* **Exercise**:
The answer must be every line of the records below that contains the word "Place".

Entries provided Start Marker

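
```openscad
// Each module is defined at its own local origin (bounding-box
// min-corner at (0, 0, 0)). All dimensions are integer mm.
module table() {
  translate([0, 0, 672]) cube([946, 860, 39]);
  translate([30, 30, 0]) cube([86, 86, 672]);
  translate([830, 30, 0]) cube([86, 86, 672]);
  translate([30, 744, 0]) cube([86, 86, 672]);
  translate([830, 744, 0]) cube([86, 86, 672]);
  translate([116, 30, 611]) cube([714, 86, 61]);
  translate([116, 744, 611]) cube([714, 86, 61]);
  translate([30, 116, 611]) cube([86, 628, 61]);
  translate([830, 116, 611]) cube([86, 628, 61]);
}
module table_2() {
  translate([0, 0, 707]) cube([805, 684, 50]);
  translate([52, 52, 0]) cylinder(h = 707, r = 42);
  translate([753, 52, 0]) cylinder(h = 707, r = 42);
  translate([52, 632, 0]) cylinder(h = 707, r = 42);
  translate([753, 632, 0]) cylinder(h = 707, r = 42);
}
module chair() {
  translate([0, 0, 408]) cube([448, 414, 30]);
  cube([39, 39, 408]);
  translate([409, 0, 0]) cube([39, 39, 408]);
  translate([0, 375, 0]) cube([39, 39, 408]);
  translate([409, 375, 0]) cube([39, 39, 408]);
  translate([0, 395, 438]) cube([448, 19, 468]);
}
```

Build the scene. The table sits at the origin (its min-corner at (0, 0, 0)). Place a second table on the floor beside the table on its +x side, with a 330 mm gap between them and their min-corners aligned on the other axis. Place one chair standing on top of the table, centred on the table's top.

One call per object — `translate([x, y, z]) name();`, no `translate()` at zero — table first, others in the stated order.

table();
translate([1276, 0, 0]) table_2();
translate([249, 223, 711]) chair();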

Entries provided End Marker
Entries provided Start Marker

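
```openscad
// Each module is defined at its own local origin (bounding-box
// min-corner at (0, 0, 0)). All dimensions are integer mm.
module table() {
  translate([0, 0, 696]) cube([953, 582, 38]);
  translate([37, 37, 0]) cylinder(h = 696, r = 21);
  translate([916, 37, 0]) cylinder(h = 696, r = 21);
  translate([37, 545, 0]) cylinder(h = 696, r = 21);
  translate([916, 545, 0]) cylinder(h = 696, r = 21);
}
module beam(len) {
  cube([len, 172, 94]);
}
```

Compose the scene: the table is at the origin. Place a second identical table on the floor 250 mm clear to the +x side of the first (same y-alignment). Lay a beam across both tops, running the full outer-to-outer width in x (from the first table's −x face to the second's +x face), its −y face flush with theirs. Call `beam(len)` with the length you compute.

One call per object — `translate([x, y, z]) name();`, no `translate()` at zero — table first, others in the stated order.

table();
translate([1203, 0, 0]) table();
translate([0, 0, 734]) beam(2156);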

Entries provided End Marker

* **Problem solution**:
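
Build the scene. The table sits at the origin (its min-corner at (0, 0, 0)). Place a second table on the floor beside the table on its +x side, with a 330 mm gap between them and their min-corners aligned on the other axis. Place one chair standing on top of the table, centred on the table's top.
Compose the scene: the table is at the origin. Place a second identical table on the floor 250 mm clear to the +x side of the first (same y-alignment). Lay a beam across both tops, running the full outer-to-outer width in x (from the first table's −x face to the second's +x face), its −y face flush with theirs. Call `beam(len)` with the length you compute.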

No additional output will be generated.